== Dataset extract ==

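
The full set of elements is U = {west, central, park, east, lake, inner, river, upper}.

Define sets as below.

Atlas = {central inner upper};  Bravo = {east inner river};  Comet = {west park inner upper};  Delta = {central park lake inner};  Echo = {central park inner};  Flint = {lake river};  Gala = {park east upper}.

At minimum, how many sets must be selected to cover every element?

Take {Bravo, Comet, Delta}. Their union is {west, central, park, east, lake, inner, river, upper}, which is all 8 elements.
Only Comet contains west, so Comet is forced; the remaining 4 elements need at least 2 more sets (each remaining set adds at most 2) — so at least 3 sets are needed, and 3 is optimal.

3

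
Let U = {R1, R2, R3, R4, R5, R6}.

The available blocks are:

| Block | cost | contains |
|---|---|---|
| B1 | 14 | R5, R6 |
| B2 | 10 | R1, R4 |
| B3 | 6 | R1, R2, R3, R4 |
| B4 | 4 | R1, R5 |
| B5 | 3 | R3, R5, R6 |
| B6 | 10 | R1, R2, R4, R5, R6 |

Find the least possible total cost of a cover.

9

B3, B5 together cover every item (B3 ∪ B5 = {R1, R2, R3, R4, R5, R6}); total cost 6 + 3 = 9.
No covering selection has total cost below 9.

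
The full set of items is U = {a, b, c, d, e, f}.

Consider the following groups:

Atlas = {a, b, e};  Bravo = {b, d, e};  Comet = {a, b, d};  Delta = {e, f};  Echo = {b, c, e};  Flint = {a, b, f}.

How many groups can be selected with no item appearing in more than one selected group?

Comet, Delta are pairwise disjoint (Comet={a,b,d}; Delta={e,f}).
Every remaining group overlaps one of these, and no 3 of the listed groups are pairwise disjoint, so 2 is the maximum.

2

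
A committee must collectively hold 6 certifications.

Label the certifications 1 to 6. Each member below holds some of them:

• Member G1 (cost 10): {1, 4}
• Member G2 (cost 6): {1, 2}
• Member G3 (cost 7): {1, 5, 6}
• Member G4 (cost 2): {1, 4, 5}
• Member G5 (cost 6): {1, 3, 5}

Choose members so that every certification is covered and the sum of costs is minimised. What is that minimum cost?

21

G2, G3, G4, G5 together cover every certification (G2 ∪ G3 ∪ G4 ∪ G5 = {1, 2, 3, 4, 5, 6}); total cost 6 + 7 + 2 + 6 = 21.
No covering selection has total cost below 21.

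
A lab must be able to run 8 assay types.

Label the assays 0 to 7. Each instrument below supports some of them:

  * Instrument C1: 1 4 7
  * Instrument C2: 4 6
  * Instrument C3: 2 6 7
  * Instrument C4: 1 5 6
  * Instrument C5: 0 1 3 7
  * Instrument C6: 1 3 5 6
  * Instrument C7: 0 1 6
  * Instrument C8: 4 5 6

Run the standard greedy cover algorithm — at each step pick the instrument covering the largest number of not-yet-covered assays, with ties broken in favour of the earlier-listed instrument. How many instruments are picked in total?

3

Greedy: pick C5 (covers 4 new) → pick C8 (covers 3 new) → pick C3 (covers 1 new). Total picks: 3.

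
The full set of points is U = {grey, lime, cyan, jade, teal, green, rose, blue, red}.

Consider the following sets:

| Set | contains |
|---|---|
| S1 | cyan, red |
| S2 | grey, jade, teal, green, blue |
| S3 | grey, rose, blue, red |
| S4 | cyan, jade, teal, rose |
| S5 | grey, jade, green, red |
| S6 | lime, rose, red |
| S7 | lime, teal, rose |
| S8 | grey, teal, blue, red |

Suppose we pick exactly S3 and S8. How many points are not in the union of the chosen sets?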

== Task prompt ==
Your answer must be the lines from the one containing "jade, teal, rose |" to the last line of the entries, repeated exactly and with nothing else.

== Exercise result ==
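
| S4 | cyan, jade, teal, rose |
| S5 | grey, jade, green, red |
| S6 | lime, rose, red |
| S7 | lime, teal, rose |
| S8 | grey, teal, blue, red |

Suppose we pick exactly S3 and S8. How many points are not in the union of the chosen sets?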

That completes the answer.